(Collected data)
════
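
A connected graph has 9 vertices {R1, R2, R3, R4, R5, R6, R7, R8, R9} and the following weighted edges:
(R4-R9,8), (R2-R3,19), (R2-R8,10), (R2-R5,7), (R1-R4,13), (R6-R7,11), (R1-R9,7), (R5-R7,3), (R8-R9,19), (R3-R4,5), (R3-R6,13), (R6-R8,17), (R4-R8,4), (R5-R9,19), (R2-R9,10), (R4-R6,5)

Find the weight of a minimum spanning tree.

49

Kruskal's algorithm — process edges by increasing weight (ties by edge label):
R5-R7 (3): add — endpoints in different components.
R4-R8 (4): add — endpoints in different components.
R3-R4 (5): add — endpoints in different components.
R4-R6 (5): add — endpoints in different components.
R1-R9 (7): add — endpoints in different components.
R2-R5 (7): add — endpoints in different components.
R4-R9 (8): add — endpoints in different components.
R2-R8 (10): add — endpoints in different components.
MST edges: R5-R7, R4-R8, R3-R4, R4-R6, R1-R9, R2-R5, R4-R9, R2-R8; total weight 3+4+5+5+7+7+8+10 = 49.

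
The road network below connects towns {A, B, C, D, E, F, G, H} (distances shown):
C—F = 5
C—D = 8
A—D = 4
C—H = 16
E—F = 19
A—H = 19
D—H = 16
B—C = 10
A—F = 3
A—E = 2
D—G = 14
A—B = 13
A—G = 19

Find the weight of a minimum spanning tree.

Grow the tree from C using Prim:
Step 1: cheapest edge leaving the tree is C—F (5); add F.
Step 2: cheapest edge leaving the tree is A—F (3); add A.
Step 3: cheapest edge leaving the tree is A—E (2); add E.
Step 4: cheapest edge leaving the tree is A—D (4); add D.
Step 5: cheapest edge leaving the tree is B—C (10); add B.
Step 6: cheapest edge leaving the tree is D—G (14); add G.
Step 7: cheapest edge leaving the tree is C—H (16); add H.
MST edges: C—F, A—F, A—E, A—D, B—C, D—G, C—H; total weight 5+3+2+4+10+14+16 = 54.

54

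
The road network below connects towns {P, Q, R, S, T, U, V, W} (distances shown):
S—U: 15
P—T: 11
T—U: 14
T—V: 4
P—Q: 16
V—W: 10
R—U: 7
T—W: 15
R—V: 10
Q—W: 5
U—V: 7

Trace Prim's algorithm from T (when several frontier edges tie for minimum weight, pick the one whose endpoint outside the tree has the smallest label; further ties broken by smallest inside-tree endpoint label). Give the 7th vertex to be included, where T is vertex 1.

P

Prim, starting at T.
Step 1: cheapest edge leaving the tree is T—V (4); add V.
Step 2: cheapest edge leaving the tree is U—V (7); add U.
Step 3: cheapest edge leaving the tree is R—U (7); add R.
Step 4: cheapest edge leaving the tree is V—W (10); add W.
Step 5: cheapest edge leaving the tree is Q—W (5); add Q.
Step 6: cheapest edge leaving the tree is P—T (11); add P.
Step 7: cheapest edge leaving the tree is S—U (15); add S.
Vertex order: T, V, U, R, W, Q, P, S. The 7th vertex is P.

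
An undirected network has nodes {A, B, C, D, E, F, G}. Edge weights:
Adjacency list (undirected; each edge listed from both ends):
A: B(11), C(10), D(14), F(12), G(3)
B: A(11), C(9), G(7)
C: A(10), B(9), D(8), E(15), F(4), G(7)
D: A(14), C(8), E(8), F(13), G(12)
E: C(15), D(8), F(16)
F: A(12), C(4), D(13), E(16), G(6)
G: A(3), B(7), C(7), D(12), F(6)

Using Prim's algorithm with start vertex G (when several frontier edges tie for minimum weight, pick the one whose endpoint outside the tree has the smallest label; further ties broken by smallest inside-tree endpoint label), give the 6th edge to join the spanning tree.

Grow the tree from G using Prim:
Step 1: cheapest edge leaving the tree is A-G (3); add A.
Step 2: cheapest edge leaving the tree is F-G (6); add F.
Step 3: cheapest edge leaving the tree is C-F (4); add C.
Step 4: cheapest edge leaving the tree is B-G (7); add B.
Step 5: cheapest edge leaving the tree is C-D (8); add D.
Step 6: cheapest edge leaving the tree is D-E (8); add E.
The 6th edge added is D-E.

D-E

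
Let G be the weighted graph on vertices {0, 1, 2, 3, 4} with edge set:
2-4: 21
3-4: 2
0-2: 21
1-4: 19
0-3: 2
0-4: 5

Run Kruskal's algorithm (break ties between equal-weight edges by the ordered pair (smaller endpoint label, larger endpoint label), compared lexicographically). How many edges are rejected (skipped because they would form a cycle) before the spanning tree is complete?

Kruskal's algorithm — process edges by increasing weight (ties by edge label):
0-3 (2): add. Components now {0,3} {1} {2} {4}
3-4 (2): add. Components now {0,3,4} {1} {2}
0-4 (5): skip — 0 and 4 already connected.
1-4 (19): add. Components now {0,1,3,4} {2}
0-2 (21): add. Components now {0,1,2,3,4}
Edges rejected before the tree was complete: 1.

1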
════
### Exercise requirements
If a line falls between the first line of the entries and the line containing "(R5-R9,19), (R2-R9,10), (R4-R6,5)", or is one of those two, restate it word for word; leave all other lines out.

### Exercise output
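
A connected graph has 9 vertices {R1, R2, R3, R4, R5, R6, R7, R8, R9} and the following weighted edges:
(R4-R9,8), (R2-R3,19), (R2-R8,10), (R2-R5,7), (R1-R4,13), (R6-R7,11), (R1-R9,7), (R5-R7,3), (R8-R9,19), (R3-R4,5), (R3-R6,13), (R6-R8,17), (R4-R8,4), (R5-R9,19), (R2-R9,10), (R4-R6,5)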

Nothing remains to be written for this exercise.